__WHAT IS NEEDED__. Repeat the entries exactly as they stand.

__Data excerpts__.
* * * * *
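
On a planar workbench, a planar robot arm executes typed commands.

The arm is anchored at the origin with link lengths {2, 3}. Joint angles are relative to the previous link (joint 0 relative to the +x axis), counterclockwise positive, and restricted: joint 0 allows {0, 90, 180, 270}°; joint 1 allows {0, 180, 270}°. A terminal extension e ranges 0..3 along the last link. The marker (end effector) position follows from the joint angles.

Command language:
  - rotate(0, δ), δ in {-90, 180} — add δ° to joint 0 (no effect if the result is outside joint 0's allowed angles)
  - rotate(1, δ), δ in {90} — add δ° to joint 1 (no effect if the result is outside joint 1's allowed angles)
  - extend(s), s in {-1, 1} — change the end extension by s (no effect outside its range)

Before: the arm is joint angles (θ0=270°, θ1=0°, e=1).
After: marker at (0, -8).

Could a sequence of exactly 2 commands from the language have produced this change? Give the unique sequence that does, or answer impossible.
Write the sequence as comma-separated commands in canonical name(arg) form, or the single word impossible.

extend(1), extend(1)

initial: joint angles (θ0=270°, θ1=0°, e=1)
step 1 (extend(1)): joint angles (θ0=270°, θ1=0°, e=2)
step 2 (extend(1)): joint angles (θ0=270°, θ1=0°, e=3)
no other 2-command option fits: unique.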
* * * * *
__RESPONSE TO THE TASK__.
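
On a planar workbench, a planar robot arm executes typed commands.

The arm is anchored at the origin with link lengths {2, 3}. Joint angles are relative to the previous link (joint 0 relative to the +x axis), counterclockwise positive, and restricted: joint 0 allows {0, 90, 180, 270}°; joint 1 allows {0, 180, 270}°. A terminal extension e ranges 0..3 along the last link. The marker (end effector) position follows from the joint angles.

Command language:
  - rotate(0, δ), δ in {-90, 180} — add δ° to joint 0 (no effect if the result is outside joint 0's allowed angles)
  - rotate(1, δ), δ in {90} — add δ° to joint 1 (no effect if the result is outside joint 1's allowed angles)
  - extend(s), s in {-1, 1} — change the end extension by s (no effect outside its range)

Before: the arm is joint angles (θ0=270°, θ1=0°, e=1).
After: marker at (0, -8).

Could a sequence of exactly 2 commands from the language have produced this change? Give the unique sequence that does, or answer impossible.
Write the sequence as comma-separated commands in canonical name(arg) form, or the single word impossible.

extend(1), extend(1)

initial: joint angles (θ0=270°, θ1=0°, e=1)
step 1 (extend(1)): joint angles (θ0=270°, θ1=0°, e=2)
step 2 (extend(1)): joint angles (θ0=270°, θ1=0°, e=3)
no other 2-command option fits: unique.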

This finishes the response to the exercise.